EXERCISE BRIEF: What you give back should match the listing word for word.
_ _ _ _ _
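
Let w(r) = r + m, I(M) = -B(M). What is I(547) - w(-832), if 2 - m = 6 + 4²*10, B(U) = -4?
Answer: 1000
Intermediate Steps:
I(M) = 4 (I(M) = -1*(-4) = 4)
m = -164 (m = 2 - (6 + 4²*10) = 2 - (6 + 16*10) = 2 - (6 + 160) = 2 - 1*166 = 2 - 166 = -164)
w(r) = -164 + r (w(r) = r - 164 = -164 + r)
I(547) - w(-832) = 4 - (-164 - 832) = 4 - 1*(-996) = 4 + 996 = 1000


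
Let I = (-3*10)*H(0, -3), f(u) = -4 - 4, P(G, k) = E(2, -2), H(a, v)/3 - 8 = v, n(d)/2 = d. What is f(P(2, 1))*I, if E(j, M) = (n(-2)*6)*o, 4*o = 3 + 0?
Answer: 3600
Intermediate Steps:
n(d) = 2*d
o = 3/4 (o = (3 + 0)/4 = (1/4)*3 = 3/4 ≈ 0.75000)
H(a, v) = 24 + 3*v
E(j, M) = -18 (E(j, M) = ((2*(-2))*6)*(3/4) = -4*6*(3/4) = -24*3/4 = -18)
P(G, k) = -18
f(u) = -8
I = -450 (I = (-3*10)*(24 + 3*(-3)) = -30*(24 - 9) = -30*15 = -450)
f(P(2, 1))*I = -8*(-450) = 3600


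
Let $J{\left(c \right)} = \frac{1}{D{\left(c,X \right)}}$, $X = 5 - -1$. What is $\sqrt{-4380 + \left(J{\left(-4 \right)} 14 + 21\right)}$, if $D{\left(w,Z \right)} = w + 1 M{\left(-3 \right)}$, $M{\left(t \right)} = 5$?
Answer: $i \sqrt{4345} \approx 65.917 i$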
_ _ _ _ _
REPLY:
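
Let w(r) = r + m, I(M) = -B(M). What is I(547) - w(-832), if 2 - m = 6 + 4²*10, B(U) = -4?
Answer: 1000
Intermediate Steps:
I(M) = 4 (I(M) = -1*(-4) = 4)
m = -164 (m = 2 - (6 + 4²*10) = 2 - (6 + 16*10) = 2 - (6 + 160) = 2 - 1*166 = 2 - 166 = -164)
w(r) = -164 + r (w(r) = r - 164 = -164 + r)
I(547) - w(-832) = 4 - (-164 - 832) = 4 - 1*(-996) = 4 + 996 = 1000


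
Let I = (-3*10)*H(0, -3), f(u) = -4 - 4, P(G, k) = E(2, -2), H(a, v)/3 - 8 = v, n(d)/2 = d. What is f(P(2, 1))*I, if E(j, M) = (n(-2)*6)*o, 4*o = 3 + 0?
Answer: 3600
Intermediate Steps:
n(d) = 2*d
o = 3/4 (o = (3 + 0)/4 = (1/4)*3 = 3/4 ≈ 0.75000)
H(a, v) = 24 + 3*v
E(j, M) = -18 (E(j, M) = ((2*(-2))*6)*(3/4) = -4*6*(3/4) = -24*3/4 = -18)
P(G, k) = -18
f(u) = -8
I = -450 (I = (-3*10)*(24 + 3*(-3)) = -30*(24 - 9) = -30*15 = -450)
f(P(2, 1))*I = -8*(-450) = 3600


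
Let $J{\left(c \right)} = \frac{1}{D{\left(c,X \right)}}$, $X = 5 - -1$. What is $\sqrt{-4380 + \left(J{\left(-4 \right)} 14 + 21\right)}$, if $D{\left(w,Z \right)} = w + 1 M{\left(-3 \right)}$, $M{\left(t \right)} = 5$?
Answer: $i \sqrt{4345} \approx 65.917 i$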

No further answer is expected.